● **Instructions for the task**
Your reply should hold only the lines from the records below where "more" occurs.

● **Excerpted records**

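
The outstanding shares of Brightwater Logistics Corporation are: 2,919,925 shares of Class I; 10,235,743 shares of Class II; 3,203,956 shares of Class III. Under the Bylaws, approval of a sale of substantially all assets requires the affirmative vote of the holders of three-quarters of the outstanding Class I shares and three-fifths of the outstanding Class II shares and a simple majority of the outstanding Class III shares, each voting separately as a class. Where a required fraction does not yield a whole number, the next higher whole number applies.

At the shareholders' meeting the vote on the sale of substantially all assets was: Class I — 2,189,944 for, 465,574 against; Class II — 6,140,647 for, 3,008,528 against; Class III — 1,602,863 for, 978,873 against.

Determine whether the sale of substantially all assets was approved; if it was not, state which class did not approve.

Not approved — the Class II shares did not give the required vote.

Class I: 3/4 of 2919925 = 2189943.75, rounded up to 2189944; 2,189,944 required, 2,189,944 in favor — approved.
Class II: 3/5 of 10235743 = 6141445.80, rounded up to 6141446; 6,141,446 required, 6,140,647 in favor — not approved.
Class III: a majority of 3203956 is 1601979; 1,601,979 required, 1,602,863 in favor — approved.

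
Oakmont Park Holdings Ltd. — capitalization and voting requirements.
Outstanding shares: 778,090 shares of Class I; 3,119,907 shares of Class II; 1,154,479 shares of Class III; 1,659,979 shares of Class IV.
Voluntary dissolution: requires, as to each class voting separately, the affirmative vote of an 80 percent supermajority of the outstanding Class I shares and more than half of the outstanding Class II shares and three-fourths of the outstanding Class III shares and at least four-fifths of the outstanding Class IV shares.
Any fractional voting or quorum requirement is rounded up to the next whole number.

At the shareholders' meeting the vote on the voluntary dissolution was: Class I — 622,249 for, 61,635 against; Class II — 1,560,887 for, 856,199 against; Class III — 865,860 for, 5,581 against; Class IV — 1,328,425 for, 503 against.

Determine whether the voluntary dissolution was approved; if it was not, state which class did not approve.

Not approved — the Class I shares did not give the required vote.

Class I: 4/5 of 778090 = 622472; 622,472 required, 622,249 in favor — not approved.
Class II: a majority of 3119907 is 1559954; 1,559,954 required, 1,560,887 in favor — approved.
Class III: 3/4 of 1154479 = 865859.25, rounded up to 865860; 865,860 required, 865,860 in favor — approved.
Class IV: 4/5 of 1659979 = 1327983.20, rounded up to 1327984; 1,327,984 required, 1,328,425 in favor — approved.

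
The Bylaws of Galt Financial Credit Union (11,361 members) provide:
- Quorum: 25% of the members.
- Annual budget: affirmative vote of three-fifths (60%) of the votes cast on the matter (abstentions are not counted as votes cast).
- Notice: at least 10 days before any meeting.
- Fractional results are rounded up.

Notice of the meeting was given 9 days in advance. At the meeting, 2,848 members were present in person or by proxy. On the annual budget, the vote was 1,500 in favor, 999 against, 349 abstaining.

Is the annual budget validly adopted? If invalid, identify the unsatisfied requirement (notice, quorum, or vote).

Invalid — notice requirement not satisfied.

Notice: 9 days given; 10 required. Not satisfied.
Quorum: 25% of 11,361 = 2,840.25, rounded up to 2,841; 2,848 present. Satisfied.
Vote: requires three-fifths of the votes cast (2,848 − 349 abstaining = 2,499); 3/5 of 2499 = 1499.40, rounded up to 1500, so 1,500 needed; 1,500 in favor. Satisfied.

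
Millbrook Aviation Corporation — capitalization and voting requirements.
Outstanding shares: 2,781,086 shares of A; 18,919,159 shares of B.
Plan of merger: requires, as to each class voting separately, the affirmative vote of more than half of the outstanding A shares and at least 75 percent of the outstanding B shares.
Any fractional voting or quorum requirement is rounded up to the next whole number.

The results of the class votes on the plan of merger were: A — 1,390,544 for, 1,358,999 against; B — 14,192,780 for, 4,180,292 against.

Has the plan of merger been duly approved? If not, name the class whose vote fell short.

Approved — every class gave the required vote.

A: a majority of 2781086 is 1390544; 1,390,544 required, 1,390,544 in favor — approved.
B: 3/4 of 18919159 = 14189369.25, rounded up to 14189370; 14,189,370 required, 14,192,780 in favor — approved.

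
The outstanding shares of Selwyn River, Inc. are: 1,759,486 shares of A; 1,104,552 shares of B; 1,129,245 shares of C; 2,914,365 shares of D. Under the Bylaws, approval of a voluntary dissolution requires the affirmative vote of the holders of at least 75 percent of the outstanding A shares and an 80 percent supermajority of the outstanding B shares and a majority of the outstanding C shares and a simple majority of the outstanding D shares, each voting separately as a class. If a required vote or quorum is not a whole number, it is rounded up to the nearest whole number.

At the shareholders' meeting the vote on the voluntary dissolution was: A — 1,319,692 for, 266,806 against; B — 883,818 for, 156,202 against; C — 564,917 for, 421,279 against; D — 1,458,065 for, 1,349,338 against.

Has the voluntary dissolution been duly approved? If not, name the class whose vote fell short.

A: 3/4 of 1759486 = 1319614.50, rounded up to 1319615; 1,319,615 required, 1,319,692 in favor — approved.
B: 4/5 of 1104552 = 883641.60, rounded up to 883642; 883,642 required, 883,818 in favor — approved.
C: a majority of 1129245 is 564623; 564,623 required, 564,917 in favor — approved.
D: a majority of 2914365 is 1457183; 1,457,183 required, 1,458,065 in favor — approved.

Approved — every class gave the required vote.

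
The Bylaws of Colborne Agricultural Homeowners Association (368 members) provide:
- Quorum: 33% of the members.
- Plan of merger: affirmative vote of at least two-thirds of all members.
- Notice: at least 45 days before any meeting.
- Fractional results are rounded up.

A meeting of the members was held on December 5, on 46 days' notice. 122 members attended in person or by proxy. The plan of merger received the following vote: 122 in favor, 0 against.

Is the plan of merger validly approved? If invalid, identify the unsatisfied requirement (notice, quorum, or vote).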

● **Solution for this exercise**
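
Voluntary dissolution: requires, as to each class voting separately, the affirmative vote of an 80 percent supermajority of the outstanding Class I shares and more than half of the outstanding Class II shares and three-fourths of the outstanding Class III shares and at least four-fifths of the outstanding Class IV shares.
Plan of merger: requires, as to each class voting separately, the affirmative vote of more than half of the outstanding A shares and at least 75 percent of the outstanding B shares.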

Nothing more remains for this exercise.